- _Dataset entries_:
____
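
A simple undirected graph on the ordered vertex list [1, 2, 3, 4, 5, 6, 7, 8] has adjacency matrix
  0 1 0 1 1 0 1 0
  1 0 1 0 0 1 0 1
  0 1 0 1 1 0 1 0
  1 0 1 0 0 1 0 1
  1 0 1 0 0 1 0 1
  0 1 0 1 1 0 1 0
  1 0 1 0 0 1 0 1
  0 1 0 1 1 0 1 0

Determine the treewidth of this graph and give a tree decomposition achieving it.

The largest bag has 5 vertices, giving width 4; this decomposition certifies tw(G) ≤ 4. For the lower bound: the 5 vertex sets {1,2}, {4,6}, {5,8}, {3}, {7} are disjoint, each induces a connected subgraph, and every pair is joined by at least one edge of G. Contracting each set to a single vertex therefore yields K_{5} as a minor, and since treewidth is minor-monotone, tw(G) ≥ tw(K_{5}) = 4. Therefore the treewidth is 4.

Treewidth 4.
One optimal decomposition is:
Bags: B1 = {1, 2, 3, 6, 8}  B2 = {1, 3, 4, 6, 8}  B3 = {1, 3, 5, 6, 8}  B4 = {1, 3, 6, 7, 8}
Tree: B1–B2, B2–B3, B3–B4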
____
Each entry shown above must be retyped word for word.

- _Answer space_:
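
A simple undirected graph on the ordered vertex list [1, 2, 3, 4, 5, 6, 7, 8] has adjacency matrix
  0 1 0 1 1 0 1 0
  1 0 1 0 0 1 0 1
  0 1 0 1 1 0 1 0
  1 0 1 0 0 1 0 1
  1 0 1 0 0 1 0 1
  0 1 0 1 1 0 1 0
  1 0 1 0 0 1 0 1
  0 1 0 1 1 0 1 0

Determine the treewidth of this graph and give a tree decomposition achieving it.

The largest bag has 5 vertices, giving width 4; this decomposition certifies tw(G) ≤ 4. For the lower bound: the 5 vertex sets {1,2}, {4,6}, {5,8}, {3}, {7} are disjoint, each induces a connected subgraph, and every pair is joined by at least one edge of G. Contracting each set to a single vertex therefore yields K_{5} as a minor, and since treewidth is minor-monotone, tw(G) ≥ tw(K_{5}) = 4. Therefore the treewidth is 4.

Treewidth 4.
One optimal decomposition is:
Bags: B1 = {1, 2, 3, 6, 8}  B2 = {1, 3, 4, 6, 8}  B3 = {1, 3, 5, 6, 8}  B4 = {1, 3, 6, 7, 8}
Tree: B1–B2, B2–B3, B3–B4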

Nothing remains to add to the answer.